YOUR OBJECTIVE: Return all lines from the listing below that include the word "They".

________

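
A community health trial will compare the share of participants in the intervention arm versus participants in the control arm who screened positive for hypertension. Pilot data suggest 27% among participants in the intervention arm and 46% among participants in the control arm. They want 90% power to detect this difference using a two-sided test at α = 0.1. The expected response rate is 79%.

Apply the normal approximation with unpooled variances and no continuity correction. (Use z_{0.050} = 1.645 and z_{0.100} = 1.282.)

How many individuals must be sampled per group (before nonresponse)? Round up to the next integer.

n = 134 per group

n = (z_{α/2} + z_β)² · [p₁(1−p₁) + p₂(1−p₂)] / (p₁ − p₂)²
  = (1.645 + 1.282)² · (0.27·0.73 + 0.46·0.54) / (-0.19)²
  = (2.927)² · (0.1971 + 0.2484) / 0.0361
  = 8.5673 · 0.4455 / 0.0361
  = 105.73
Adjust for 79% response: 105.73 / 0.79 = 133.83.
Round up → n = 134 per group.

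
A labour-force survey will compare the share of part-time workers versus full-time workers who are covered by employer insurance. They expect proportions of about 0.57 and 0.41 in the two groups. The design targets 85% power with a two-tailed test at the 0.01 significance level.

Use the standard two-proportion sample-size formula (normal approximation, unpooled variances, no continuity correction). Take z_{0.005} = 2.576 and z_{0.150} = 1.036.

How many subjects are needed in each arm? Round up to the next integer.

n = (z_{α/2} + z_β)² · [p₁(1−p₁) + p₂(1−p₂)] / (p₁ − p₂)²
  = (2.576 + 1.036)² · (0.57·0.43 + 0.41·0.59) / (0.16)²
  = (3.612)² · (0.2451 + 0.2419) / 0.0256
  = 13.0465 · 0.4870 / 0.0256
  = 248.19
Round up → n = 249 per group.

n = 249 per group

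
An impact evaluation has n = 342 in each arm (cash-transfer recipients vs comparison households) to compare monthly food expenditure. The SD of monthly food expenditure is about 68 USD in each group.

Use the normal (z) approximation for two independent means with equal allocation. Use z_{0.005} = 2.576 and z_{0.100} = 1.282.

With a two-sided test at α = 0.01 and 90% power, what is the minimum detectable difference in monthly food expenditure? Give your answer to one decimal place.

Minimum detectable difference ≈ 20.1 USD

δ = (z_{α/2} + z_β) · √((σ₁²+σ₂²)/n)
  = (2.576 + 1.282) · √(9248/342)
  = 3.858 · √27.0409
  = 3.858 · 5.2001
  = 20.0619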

________

SOLUTION TO THIS TASK:
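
A community health trial will compare the share of participants in the intervention arm versus participants in the control arm who screened positive for hypertension. Pilot data suggest 27% among participants in the intervention arm and 46% among participants in the control arm. They want 90% power to detect this difference using a two-sided test at α = 0.1. The expected response rate is 79%.
A labour-force survey will compare the share of part-time workers versus full-time workers who are covered by employer insurance. They expect proportions of about 0.57 and 0.41 in the two groups. The design targets 85% power with a two-tailed test at the 0.01 significance level.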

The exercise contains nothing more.